- Exercise prompt -
Start at the first line of the listing below. Write out each line exactly, stopping after the one that contains "Stage 3: a 88-tooth".

- Extracted entries -
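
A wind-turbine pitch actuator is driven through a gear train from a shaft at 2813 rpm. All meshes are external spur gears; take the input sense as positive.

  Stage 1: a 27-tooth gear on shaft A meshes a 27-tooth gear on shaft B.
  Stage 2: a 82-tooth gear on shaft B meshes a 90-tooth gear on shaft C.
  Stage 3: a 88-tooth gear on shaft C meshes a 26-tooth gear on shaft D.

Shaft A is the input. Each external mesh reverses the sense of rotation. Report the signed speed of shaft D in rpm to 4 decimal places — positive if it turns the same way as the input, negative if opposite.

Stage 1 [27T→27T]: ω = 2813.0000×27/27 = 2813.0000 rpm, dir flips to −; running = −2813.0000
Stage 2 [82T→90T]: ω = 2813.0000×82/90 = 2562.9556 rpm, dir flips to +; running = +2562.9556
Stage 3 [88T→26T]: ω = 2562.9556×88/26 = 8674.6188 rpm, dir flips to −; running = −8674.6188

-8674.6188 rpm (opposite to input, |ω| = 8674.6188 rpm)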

- Answer box -
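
A wind-turbine pitch actuator is driven through a gear train from a shaft at 2813 rpm. All meshes are external spur gears; take the input sense as positive.

  Stage 1: a 27-tooth gear on shaft A meshes a 27-tooth gear on shaft B.
  Stage 2: a 82-tooth gear on shaft B meshes a 90-tooth gear on shaft C.
  Stage 3: a 88-tooth gear on shaft C meshes a 26-tooth gear on shaft D.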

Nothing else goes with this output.